WHAT IS REQUIRED
Reproduce all entries precisely, down to the last character.

RECORDS PROVIDED

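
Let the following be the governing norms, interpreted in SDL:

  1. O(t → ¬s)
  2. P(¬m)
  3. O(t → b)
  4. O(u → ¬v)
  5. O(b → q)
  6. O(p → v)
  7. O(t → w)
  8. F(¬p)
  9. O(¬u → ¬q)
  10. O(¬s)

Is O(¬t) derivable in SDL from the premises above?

Yes

F(¬p) at premise 8 means O(p).
Premise 6 is O(p → v); since O(p), deontic closure gives O(v).
Premise 4 is O(u → ¬v); contrapositively O(v → ¬u). Since O(v) holds, K gives O(¬u).
From O(¬u) and premise 9, O(¬u → ¬q), we obtain O(¬q).
The contrapositive of premise 5 (O(b → q)) is O(¬q → ¬b), and O(¬q) is already established, so O(¬b).
Premise 3, O(t → b), contraposes to O(¬b → ¬t); with O(¬b) we get O(¬t).
Premises 1, 2, 7, 10 do not contribute to this derivation.
So O(¬t) follows.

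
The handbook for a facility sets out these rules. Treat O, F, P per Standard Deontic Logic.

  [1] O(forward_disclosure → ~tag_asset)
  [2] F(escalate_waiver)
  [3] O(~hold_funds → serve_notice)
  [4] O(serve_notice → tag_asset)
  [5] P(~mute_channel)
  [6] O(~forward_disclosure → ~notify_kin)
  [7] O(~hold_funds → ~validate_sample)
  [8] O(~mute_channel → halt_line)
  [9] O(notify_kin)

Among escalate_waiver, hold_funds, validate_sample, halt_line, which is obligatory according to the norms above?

Premise 9 gives O(notify_kin).
Premise 6, O(~forward_disclosure → ~notify_kin), contraposes to O(notify_kin → forward_disclosure); with O(notify_kin) we get O(forward_disclosure).
From O(forward_disclosure) and premise 1, O(forward_disclosure → ~tag_asset), we obtain O(~tag_asset).
Premise 4 is O(serve_notice → tag_asset); contrapositively O(~tag_asset → ~serve_notice). Since O(~tag_asset) holds, K gives O(~serve_notice).
Premise 3, O(~hold_funds → serve_notice), contraposes to O(~serve_notice → hold_funds); with O(~serve_notice) we get O(hold_funds).
So O(hold_funds) holds — hold_funds is obligatory. None of the other listed options is made obligatory by any chain of premises.

hold_funds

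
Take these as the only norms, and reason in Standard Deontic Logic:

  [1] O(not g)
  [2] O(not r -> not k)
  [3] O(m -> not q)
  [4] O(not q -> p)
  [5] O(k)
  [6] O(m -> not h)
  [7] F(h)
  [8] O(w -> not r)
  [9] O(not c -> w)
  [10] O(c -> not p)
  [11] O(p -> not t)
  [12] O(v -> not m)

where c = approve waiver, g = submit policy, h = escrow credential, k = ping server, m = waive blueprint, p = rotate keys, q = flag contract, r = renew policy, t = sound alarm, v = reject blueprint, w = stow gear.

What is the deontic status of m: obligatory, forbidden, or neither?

Premise 5 states O(k) outright.
The contrapositive of premise 2 (O(not r -> not k)) is O(k -> r), and O(k) is already established, so O(r).
The contrapositive of premise 8 (O(w -> not r)) is O(r -> not w), and O(r) is already established, so O(not w).
The contrapositive of premise 9 (O(not c -> w)) is O(not w -> c), and O(not w) is already established, so O(c).
From O(c) and premise 10, O(c -> not p), we obtain O(not p).
Premise 4 is O(not q -> p); contrapositively O(not p -> q). Since O(not p) holds, K gives O(q).
Premise 3, O(m -> not q), contraposes to O(q -> not m); with O(q) we get O(not m).
Premises 1, 6, 7, 11, 12 do not contribute to this derivation.
Thus O(not m), which is F(m): m is forbidden.

Forbidden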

RESPONSE AREA
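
Let the following be the governing norms, interpreted in SDL:

  1. O(t → ¬s)
  2. P(¬m)
  3. O(t → b)
  4. O(u → ¬v)
  5. O(b → q)
  6. O(p → v)
  7. O(t → w)
  8. F(¬p)
  9. O(¬u → ¬q)
  10. O(¬s)

Is O(¬t) derivable in SDL from the premises above?

Yes

F(¬p) at premise 8 means O(p).
Premise 6 is O(p → v); since O(p), deontic closure gives O(v).
Premise 4 is O(u → ¬v); contrapositively O(v → ¬u). Since O(v) holds, K gives O(¬u).
From O(¬u) and premise 9, O(¬u → ¬q), we obtain O(¬q).
The contrapositive of premise 5 (O(b → q)) is O(¬q → ¬b), and O(¬q) is already established, so O(¬b).
Premise 3, O(t → b), contraposes to O(¬b → ¬t); with O(¬b) we get O(¬t).
Premises 1, 2, 7, 10 do not contribute to this derivation.
So O(¬t) follows.

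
The handbook for a facility sets out these rules. Treat O, F, P per Standard Deontic Logic.

  [1] O(forward_disclosure → ~tag_asset)
  [2] F(escalate_waiver)
  [3] O(~hold_funds → serve_notice)
  [4] O(serve_notice → tag_asset)
  [5] P(~mute_channel)
  [6] O(~forward_disclosure → ~notify_kin)
  [7] O(~hold_funds → ~validate_sample)
  [8] O(~mute_channel → halt_line)
  [9] O(notify_kin)

Among escalate_waiver, hold_funds, validate_sample, halt_line, which is obligatory according to the norms above?

Premise 9 gives O(notify_kin).
Premise 6, O(~forward_disclosure → ~notify_kin), contraposes to O(notify_kin → forward_disclosure); with O(notify_kin) we get O(forward_disclosure).
From O(forward_disclosure) and premise 1, O(forward_disclosure → ~tag_asset), we obtain O(~tag_asset).
Premise 4 is O(serve_notice → tag_asset); contrapositively O(~tag_asset → ~serve_notice). Since O(~tag_asset) holds, K gives O(~serve_notice).
Premise 3, O(~hold_funds → serve_notice), contraposes to O(~serve_notice → hold_funds); with O(~serve_notice) we get O(hold_funds).
So O(hold_funds) holds — hold_funds is obligatory. None of the other listed options is made obligatory by any chain of premises.

hold_funds

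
Take these as the only norms, and reason in Standard Deontic Logic:

  [1] O(not g)
  [2] O(not r -> not k)
  [3] O(m -> not q)
  [4] O(not q -> p)
  [5] O(k)
  [6] O(m -> not h)
  [7] F(h)
  [8] O(w -> not r)
  [9] O(not c -> w)
  [10] O(c -> not p)
  [11] O(p -> not t)
  [12] O(v -> not m)

where c = approve waiver, g = submit policy, h = escrow credential, k = ping server, m = waive blueprint, p = rotate keys, q = flag contract, r = renew policy, t = sound alarm, v = reject blueprint, w = stow gear.

What is the deontic status of m: obligatory, forbidden, or neither?

Premise 5 states O(k) outright.
The contrapositive of premise 2 (O(not r -> not k)) is O(k -> r), and O(k) is already established, so O(r).
The contrapositive of premise 8 (O(w -> not r)) is O(r -> not w), and O(r) is already established, so O(not w).
The contrapositive of premise 9 (O(not c -> w)) is O(not w -> c), and O(not w) is already established, so O(c).
From O(c) and premise 10, O(c -> not p), we obtain O(not p).
Premise 4 is O(not q -> p); contrapositively O(not p -> q). Since O(not p) holds, K gives O(q).
Premise 3, O(m -> not q), contraposes to O(q -> not m); with O(q) we get O(not m).
Premises 1, 6, 7, 11, 12 do not contribute to this derivation.
Thus O(not m), which is F(m): m is forbidden.

Forbidden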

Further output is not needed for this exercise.